BRIEF. Return only the line that contains "Olive purchased bags" and each line after it, through the last line of the data below, copied exactly.

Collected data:
··········
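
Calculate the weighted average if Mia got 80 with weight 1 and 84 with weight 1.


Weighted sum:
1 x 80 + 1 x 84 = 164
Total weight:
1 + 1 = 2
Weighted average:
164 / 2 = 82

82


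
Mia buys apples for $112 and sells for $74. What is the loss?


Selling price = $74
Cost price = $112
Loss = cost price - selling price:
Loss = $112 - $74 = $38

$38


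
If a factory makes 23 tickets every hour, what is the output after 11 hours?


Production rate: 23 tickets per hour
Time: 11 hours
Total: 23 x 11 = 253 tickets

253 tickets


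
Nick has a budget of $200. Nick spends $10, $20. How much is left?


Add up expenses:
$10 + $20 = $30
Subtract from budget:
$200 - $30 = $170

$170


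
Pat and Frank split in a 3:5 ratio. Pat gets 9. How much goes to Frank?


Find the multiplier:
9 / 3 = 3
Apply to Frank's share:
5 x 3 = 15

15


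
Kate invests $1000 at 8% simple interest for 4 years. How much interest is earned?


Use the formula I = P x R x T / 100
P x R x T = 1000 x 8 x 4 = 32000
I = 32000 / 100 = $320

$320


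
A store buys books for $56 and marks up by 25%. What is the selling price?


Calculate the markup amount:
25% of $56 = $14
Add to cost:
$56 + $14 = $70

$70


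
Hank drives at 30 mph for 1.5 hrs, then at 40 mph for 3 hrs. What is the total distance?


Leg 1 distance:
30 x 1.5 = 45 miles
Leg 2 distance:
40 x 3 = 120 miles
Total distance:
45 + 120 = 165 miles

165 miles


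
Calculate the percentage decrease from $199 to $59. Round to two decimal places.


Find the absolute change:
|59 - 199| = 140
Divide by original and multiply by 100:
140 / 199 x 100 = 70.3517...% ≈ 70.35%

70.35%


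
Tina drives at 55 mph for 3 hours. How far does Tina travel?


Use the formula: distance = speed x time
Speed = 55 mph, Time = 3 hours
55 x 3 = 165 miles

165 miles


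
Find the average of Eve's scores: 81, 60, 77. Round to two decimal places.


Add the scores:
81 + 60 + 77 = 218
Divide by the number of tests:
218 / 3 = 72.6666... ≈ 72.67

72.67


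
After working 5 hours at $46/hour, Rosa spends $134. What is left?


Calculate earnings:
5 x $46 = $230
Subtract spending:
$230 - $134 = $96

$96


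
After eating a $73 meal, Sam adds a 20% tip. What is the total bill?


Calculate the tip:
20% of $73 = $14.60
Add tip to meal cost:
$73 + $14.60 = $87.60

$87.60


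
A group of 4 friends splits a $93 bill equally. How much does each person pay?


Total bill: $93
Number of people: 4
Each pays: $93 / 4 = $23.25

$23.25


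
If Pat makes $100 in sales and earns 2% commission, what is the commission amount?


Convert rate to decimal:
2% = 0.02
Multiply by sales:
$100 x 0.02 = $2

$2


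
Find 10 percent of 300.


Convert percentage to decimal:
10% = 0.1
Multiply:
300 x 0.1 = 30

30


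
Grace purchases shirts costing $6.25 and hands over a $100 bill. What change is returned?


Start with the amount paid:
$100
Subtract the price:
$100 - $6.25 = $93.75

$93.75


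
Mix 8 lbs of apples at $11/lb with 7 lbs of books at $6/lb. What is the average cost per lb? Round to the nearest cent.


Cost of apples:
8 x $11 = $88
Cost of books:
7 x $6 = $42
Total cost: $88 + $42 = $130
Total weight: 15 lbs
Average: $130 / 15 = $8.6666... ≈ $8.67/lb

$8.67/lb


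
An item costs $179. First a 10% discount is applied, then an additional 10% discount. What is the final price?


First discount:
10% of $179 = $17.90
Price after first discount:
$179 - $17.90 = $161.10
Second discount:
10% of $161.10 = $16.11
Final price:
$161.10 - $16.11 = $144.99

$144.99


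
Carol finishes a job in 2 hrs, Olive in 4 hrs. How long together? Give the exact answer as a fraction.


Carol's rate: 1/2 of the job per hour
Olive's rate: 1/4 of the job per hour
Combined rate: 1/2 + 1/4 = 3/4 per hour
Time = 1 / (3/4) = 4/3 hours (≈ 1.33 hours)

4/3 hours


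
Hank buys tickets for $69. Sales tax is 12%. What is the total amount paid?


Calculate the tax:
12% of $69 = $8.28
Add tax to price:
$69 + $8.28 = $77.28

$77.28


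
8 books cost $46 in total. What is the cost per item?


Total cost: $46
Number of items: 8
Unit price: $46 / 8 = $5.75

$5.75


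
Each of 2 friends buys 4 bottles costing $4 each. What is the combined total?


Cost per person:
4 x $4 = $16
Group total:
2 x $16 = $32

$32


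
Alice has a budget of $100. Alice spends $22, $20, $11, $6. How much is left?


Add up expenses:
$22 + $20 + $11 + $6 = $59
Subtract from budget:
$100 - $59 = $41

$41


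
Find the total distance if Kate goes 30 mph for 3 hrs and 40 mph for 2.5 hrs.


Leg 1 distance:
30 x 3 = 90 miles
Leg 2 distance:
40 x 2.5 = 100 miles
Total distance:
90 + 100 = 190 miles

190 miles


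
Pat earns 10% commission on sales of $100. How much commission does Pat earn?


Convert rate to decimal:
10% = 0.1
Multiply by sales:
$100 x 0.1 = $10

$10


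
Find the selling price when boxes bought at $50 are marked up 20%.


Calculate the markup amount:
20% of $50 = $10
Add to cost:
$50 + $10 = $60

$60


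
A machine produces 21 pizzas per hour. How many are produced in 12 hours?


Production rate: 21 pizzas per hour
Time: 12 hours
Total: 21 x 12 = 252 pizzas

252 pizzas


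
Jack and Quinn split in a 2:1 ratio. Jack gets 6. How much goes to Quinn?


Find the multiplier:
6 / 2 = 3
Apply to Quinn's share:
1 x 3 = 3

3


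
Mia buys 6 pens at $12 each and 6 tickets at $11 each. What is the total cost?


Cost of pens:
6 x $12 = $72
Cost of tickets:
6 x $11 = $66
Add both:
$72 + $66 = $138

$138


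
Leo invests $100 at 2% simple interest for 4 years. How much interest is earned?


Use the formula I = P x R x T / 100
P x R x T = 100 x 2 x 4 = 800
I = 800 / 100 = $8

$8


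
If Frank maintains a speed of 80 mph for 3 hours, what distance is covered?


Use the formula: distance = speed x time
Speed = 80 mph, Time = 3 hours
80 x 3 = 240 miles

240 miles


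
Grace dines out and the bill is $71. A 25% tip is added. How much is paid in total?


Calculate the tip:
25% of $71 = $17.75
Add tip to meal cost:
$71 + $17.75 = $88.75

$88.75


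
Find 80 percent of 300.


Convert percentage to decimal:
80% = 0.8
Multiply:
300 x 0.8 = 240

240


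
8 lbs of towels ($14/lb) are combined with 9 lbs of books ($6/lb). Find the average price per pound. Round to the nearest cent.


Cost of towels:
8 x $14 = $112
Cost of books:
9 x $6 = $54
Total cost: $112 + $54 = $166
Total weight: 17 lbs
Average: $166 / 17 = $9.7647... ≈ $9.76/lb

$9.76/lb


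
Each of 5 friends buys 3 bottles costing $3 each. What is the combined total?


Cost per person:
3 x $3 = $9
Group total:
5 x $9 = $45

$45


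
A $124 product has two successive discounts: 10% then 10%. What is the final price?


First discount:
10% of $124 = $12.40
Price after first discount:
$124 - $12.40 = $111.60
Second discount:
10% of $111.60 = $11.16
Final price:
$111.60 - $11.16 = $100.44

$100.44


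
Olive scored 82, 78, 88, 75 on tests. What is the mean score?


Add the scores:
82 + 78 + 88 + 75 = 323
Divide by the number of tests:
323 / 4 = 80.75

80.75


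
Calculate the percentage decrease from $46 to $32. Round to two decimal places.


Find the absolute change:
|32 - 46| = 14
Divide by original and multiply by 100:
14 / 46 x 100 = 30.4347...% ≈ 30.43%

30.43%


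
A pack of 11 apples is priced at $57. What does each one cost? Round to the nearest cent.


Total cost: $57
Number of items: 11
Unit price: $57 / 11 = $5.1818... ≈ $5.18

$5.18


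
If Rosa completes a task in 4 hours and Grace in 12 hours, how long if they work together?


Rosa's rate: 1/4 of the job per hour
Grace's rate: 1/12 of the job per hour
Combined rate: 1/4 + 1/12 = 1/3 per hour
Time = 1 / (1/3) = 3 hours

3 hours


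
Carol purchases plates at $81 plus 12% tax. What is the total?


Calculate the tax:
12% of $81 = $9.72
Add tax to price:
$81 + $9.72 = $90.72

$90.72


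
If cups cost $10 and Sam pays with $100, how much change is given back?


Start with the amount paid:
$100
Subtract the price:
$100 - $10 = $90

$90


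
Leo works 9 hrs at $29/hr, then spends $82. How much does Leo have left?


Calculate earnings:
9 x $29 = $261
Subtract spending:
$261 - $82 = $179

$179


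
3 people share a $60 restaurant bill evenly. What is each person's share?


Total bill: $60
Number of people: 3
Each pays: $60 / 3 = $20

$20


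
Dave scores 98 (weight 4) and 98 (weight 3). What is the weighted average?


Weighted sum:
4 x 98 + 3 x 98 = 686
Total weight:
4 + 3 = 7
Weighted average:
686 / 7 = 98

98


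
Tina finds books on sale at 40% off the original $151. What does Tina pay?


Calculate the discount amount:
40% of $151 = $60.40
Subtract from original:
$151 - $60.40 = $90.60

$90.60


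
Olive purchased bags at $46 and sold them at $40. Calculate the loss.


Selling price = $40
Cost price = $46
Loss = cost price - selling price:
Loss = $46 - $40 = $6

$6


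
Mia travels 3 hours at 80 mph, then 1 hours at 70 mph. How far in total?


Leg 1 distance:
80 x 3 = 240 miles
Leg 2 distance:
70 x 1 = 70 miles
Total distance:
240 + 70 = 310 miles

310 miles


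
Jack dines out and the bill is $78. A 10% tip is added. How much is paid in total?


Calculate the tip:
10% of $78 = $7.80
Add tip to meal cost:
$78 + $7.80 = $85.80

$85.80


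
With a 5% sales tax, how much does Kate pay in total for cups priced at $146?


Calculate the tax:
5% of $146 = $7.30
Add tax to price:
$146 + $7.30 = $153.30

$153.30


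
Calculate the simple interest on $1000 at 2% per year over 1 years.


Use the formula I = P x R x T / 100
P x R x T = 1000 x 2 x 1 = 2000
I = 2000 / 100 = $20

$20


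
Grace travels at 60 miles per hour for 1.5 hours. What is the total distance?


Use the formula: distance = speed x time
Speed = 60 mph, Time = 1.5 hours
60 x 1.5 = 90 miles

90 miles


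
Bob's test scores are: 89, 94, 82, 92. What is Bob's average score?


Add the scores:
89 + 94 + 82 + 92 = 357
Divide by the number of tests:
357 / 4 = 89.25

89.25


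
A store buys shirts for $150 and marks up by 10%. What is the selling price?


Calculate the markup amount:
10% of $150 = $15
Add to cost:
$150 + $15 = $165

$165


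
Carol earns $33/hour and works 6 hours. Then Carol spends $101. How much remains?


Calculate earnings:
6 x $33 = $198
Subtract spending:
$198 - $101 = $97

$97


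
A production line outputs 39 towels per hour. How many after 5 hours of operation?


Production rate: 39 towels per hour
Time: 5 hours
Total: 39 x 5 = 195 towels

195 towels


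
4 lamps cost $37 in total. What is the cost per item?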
··········
ANSWER SECTION.
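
Olive purchased bags at $46 and sold them at $40. Calculate the loss.


Selling price = $40
Cost price = $46
Loss = cost price - selling price:
Loss = $46 - $40 = $6

$6


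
Mia travels 3 hours at 80 mph, then 1 hours at 70 mph. How far in total?


Leg 1 distance:
80 x 3 = 240 miles
Leg 2 distance:
70 x 1 = 70 miles
Total distance:
240 + 70 = 310 miles

310 miles


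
Jack dines out and the bill is $78. A 10% tip is added. How much is paid in total?


Calculate the tip:
10% of $78 = $7.80
Add tip to meal cost:
$78 + $7.80 = $85.80

$85.80


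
With a 5% sales tax, how much does Kate pay in total for cups priced at $146?


Calculate the tax:
5% of $146 = $7.30
Add tax to price:
$146 + $7.30 = $153.30

$153.30


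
Calculate the simple interest on $1000 at 2% per year over 1 years.


Use the formula I = P x R x T / 100
P x R x T = 1000 x 2 x 1 = 2000
I = 2000 / 100 = $20

$20


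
Grace travels at 60 miles per hour for 1.5 hours. What is the total distance?


Use the formula: distance = speed x time
Speed = 60 mph, Time = 1.5 hours
60 x 1.5 = 90 miles

90 miles


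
Bob's test scores are: 89, 94, 82, 92. What is Bob's average score?


Add the scores:
89 + 94 + 82 + 92 = 357
Divide by the number of tests:
357 / 4 = 89.25

89.25


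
A store buys shirts for $150 and marks up by 10%. What is the selling price?


Calculate the markup amount:
10% of $150 = $15
Add to cost:
$150 + $15 = $165

$165


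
Carol earns $33/hour and works 6 hours. Then Carol spends $101. How much remains?


Calculate earnings:
6 x $33 = $198
Subtract spending:
$198 - $101 = $97

$97


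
A production line outputs 39 towels per hour. How many after 5 hours of operation?


Production rate: 39 towels per hour
Time: 5 hours
Total: 39 x 5 = 195 towels

195 towels


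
4 lamps cost $37 in total. What is the cost per item?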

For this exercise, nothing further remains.